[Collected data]

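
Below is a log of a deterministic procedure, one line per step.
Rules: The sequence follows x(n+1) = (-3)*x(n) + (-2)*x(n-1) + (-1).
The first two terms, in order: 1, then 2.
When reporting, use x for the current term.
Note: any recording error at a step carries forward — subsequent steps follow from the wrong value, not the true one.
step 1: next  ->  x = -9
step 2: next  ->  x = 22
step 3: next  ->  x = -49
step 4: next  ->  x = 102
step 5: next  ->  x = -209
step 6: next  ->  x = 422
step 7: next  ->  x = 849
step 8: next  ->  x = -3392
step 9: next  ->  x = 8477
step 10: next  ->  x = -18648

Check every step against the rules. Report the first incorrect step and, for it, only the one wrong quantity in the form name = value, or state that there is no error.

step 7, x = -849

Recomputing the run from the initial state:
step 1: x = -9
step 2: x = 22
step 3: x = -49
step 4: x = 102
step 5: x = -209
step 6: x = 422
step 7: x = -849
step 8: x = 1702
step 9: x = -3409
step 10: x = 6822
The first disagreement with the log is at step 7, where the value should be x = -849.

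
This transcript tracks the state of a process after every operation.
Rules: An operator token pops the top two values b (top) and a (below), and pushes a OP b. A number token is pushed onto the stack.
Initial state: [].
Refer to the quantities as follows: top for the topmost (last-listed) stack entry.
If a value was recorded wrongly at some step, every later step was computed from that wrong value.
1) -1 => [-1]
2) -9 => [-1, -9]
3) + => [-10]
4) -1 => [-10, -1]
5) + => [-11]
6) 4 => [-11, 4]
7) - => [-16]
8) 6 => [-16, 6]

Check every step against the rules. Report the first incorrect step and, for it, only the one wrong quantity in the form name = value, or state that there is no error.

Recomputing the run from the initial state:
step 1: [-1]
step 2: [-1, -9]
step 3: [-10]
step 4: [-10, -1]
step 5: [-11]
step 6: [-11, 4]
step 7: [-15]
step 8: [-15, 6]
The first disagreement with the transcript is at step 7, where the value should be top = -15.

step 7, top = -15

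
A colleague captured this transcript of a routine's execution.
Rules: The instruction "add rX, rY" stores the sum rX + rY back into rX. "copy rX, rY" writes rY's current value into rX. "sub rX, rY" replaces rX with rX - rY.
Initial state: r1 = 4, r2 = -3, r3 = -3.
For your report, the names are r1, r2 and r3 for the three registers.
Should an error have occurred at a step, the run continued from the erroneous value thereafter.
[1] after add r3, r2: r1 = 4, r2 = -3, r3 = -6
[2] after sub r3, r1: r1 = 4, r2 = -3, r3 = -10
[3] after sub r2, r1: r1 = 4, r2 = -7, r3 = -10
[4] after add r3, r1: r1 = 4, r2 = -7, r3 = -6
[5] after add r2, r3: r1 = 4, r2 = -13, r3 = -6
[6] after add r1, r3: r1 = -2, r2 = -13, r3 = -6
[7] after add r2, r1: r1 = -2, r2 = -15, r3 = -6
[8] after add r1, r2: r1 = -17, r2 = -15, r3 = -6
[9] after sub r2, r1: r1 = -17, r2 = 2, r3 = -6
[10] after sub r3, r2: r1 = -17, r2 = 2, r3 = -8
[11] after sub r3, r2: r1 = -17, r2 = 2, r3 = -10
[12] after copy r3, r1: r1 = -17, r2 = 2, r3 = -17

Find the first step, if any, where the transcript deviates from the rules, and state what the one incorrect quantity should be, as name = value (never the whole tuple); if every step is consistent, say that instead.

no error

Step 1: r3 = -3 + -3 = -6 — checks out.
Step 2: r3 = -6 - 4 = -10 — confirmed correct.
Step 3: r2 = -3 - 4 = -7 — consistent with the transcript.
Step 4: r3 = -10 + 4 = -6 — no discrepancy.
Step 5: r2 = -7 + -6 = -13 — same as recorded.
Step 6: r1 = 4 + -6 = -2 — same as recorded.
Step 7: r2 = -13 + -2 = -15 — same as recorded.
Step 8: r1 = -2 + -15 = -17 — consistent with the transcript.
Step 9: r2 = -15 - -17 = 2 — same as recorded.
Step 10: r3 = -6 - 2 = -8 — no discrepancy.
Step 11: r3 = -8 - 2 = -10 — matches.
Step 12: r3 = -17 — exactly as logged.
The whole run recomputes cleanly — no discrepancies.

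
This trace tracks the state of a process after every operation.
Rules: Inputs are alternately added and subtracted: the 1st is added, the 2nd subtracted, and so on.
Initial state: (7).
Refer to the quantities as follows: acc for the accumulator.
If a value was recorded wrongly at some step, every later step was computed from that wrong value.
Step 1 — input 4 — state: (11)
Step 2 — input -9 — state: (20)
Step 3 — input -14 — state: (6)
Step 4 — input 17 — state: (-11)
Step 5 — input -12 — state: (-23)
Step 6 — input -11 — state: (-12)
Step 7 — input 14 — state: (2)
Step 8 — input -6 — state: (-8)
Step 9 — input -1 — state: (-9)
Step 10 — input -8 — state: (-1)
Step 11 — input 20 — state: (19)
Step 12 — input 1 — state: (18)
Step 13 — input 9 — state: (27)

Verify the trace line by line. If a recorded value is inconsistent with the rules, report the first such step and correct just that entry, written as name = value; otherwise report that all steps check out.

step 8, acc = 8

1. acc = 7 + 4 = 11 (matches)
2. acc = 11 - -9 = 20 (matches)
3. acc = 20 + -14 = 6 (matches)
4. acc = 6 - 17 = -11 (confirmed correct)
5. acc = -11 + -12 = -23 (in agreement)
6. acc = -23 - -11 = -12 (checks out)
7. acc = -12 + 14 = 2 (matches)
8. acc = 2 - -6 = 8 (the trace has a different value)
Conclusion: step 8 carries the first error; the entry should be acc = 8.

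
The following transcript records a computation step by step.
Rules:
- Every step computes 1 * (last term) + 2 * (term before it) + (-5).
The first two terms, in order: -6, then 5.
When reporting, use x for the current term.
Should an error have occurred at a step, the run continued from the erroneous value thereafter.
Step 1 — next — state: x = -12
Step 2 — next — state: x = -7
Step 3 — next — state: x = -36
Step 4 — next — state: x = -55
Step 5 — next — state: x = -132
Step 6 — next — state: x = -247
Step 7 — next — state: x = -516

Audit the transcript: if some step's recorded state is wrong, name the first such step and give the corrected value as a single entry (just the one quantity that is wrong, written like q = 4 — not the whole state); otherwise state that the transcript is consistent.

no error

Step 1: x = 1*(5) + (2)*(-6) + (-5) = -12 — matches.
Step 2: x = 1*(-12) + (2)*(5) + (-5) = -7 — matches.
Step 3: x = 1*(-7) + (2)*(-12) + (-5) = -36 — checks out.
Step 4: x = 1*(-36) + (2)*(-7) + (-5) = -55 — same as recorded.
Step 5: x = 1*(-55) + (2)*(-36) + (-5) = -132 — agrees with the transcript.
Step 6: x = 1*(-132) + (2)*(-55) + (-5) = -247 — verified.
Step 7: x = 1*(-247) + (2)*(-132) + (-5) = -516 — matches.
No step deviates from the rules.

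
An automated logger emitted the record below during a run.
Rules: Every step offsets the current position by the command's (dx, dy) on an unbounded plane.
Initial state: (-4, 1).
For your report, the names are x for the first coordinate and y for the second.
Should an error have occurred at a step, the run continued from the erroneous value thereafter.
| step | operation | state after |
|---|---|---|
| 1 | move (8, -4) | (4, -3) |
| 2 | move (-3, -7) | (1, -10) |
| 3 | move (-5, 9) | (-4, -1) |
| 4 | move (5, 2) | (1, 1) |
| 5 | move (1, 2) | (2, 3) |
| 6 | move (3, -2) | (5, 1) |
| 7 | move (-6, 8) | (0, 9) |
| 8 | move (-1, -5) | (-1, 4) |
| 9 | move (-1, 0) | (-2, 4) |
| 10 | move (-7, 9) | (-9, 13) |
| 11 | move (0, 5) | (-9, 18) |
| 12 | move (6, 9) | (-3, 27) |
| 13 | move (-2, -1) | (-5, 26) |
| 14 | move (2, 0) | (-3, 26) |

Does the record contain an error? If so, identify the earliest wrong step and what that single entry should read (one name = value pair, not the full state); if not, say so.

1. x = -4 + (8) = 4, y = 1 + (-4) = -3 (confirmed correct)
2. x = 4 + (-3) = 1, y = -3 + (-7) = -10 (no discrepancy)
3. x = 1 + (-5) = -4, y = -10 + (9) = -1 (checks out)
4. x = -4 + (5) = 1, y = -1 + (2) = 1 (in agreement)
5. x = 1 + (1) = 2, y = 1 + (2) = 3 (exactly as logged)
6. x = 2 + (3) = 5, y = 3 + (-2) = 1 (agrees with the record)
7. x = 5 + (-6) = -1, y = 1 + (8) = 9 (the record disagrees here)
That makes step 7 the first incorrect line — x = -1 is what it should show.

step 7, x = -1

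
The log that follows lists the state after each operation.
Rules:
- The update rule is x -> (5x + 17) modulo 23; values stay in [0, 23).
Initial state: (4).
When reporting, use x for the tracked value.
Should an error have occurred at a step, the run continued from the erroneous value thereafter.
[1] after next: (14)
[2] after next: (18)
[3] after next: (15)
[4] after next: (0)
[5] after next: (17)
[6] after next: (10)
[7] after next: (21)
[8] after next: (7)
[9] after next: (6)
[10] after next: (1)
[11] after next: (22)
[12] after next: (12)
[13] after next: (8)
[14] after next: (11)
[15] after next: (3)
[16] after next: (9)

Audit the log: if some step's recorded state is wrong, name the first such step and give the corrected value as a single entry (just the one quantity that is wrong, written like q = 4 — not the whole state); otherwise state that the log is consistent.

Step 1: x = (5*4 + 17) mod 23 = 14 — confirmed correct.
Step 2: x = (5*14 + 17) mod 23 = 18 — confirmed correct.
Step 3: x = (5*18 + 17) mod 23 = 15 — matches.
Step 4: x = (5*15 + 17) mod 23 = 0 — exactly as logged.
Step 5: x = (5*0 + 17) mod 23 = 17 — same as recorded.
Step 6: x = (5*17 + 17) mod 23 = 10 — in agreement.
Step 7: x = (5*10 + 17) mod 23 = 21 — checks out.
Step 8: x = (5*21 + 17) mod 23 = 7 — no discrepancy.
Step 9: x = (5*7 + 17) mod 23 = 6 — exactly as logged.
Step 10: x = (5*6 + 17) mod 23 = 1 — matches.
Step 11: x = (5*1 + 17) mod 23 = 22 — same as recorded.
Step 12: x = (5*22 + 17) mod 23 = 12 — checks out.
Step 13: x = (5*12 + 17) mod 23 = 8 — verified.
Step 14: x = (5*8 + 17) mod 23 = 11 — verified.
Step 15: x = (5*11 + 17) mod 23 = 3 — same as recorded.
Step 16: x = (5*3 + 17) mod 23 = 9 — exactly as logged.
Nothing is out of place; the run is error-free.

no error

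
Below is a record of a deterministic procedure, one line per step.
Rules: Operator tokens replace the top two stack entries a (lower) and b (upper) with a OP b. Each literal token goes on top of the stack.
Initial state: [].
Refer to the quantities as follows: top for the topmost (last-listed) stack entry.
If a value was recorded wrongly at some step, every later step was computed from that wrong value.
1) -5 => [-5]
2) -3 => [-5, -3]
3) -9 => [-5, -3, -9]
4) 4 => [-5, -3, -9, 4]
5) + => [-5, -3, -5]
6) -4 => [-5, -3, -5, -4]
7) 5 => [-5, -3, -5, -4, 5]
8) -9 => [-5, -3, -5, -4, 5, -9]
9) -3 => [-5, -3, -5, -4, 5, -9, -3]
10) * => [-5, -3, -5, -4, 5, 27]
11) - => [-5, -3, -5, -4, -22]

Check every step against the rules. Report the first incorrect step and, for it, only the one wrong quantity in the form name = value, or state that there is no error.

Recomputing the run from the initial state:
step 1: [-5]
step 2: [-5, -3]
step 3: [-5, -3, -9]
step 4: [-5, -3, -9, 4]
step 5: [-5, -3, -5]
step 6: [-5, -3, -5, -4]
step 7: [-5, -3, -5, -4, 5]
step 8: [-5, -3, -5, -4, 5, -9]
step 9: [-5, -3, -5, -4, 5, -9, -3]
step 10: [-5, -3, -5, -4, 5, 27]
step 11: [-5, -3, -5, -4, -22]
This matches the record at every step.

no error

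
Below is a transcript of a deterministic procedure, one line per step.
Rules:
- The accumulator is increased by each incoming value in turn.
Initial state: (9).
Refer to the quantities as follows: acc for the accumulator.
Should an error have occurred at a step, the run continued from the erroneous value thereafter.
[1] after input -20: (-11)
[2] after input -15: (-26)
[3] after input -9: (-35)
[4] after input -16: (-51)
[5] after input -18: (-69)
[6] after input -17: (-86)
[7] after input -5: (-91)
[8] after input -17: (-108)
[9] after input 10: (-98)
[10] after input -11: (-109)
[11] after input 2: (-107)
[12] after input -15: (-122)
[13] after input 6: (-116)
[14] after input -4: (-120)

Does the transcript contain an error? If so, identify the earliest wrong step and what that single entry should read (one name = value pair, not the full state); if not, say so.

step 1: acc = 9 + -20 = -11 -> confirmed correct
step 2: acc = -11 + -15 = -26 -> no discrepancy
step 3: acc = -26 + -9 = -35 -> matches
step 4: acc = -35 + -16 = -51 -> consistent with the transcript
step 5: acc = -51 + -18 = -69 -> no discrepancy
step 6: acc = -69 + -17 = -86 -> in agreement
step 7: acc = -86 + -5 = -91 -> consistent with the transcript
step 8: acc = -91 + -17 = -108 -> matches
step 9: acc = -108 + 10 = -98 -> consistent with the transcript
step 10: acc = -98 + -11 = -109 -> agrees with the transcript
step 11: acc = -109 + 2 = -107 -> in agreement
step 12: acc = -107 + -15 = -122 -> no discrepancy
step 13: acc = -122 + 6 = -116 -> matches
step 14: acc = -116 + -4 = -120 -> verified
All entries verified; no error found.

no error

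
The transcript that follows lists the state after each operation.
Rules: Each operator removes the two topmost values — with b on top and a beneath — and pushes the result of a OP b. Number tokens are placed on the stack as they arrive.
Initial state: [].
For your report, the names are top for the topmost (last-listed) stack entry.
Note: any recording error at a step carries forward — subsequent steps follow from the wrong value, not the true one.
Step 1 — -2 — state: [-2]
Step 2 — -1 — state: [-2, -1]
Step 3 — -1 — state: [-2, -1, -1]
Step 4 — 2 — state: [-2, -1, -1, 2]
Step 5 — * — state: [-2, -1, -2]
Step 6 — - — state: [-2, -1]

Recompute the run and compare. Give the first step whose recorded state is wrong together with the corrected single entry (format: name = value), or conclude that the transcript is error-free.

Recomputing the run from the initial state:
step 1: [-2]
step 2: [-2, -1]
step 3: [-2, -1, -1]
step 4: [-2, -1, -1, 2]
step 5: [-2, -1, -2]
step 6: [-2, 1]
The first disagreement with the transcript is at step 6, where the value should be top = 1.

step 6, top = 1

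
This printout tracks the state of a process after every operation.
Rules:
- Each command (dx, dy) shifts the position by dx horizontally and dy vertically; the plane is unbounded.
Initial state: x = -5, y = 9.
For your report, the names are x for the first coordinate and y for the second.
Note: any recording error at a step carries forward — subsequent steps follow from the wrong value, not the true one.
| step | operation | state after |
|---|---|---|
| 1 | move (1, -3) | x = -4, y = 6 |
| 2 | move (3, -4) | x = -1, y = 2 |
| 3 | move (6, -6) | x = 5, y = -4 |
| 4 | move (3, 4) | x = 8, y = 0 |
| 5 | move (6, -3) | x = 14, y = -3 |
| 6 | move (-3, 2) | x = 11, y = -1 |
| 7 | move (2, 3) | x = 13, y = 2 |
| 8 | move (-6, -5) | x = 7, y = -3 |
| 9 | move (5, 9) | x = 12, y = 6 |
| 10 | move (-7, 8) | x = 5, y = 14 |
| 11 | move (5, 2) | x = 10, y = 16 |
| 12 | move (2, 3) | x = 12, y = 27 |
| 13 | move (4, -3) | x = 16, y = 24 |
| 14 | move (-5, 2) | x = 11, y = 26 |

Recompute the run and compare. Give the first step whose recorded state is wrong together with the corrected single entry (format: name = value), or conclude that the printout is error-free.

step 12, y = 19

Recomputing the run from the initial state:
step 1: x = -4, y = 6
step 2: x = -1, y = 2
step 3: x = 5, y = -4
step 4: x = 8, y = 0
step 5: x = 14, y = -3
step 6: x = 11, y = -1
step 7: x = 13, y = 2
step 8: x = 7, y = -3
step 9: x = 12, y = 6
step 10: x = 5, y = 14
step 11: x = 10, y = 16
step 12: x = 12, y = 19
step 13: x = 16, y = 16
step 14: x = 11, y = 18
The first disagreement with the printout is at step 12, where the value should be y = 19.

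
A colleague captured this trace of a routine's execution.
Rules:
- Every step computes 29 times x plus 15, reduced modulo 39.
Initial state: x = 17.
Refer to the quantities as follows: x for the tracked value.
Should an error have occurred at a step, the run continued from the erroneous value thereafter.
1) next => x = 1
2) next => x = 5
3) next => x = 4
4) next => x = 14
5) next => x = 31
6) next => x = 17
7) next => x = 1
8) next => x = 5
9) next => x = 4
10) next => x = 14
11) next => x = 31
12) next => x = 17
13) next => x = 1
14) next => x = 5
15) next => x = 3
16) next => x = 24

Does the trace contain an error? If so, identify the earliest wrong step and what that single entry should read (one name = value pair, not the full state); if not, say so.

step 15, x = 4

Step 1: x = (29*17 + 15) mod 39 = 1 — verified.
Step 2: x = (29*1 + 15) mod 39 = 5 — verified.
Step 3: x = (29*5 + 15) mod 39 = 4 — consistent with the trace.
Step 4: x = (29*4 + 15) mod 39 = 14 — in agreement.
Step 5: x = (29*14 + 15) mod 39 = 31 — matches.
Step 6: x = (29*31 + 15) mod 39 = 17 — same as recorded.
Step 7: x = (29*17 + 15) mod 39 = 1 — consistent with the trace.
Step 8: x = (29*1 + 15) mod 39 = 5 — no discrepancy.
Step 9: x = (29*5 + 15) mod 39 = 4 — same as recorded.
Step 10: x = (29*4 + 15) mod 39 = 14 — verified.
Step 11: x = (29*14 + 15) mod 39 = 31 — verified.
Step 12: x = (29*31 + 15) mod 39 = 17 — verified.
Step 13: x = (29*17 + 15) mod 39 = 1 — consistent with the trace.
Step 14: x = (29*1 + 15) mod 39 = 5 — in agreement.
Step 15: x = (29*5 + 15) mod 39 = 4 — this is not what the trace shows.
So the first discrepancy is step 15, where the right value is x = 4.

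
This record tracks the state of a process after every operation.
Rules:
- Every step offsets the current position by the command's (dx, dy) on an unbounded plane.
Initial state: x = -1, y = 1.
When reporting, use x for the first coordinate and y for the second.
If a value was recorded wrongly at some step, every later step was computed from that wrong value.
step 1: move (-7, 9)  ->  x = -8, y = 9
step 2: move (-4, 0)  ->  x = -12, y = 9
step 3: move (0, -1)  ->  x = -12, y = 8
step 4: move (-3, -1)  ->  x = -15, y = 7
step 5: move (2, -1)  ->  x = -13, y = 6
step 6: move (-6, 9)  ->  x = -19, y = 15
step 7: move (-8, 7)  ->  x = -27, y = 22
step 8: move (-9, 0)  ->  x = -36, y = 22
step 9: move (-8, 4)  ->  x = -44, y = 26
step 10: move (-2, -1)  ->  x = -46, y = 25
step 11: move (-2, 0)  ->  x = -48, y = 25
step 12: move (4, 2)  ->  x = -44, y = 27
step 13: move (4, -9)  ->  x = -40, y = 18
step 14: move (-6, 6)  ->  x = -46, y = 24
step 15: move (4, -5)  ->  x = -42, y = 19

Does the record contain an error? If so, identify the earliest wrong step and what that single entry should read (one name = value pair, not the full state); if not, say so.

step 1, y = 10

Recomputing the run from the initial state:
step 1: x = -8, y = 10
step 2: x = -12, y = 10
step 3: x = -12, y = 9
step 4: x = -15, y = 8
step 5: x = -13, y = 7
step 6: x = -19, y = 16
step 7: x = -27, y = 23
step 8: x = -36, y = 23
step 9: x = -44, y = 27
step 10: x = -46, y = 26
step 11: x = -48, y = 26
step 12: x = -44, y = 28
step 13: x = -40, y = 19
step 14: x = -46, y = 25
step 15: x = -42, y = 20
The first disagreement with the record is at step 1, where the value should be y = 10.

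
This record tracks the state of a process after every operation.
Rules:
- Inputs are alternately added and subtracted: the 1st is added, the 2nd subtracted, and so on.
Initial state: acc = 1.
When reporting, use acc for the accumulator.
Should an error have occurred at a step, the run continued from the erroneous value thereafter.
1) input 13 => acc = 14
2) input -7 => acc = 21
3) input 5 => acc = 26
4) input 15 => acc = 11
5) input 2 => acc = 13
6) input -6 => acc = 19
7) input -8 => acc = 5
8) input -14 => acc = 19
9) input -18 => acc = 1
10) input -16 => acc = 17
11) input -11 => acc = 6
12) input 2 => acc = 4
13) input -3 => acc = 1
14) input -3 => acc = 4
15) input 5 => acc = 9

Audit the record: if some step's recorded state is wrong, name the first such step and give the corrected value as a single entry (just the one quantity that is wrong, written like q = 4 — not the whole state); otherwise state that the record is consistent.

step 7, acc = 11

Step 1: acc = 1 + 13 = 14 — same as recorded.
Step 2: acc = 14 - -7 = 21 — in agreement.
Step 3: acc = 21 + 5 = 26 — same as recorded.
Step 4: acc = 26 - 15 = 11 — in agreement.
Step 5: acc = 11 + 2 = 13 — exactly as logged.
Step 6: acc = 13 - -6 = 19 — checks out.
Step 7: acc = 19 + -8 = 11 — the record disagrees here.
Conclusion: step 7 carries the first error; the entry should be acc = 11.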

Task statement.
Which lines above contain the word "position"? Show each of them.

Task answer.
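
Rules: Every step offsets the current position by the command's (dx, dy) on an unbounded plane.
- Each command (dx, dy) shifts the position by dx horizontally and dy vertically; the plane is unbounded.
- Every step offsets the current position by the command's (dx, dy) on an unbounded plane.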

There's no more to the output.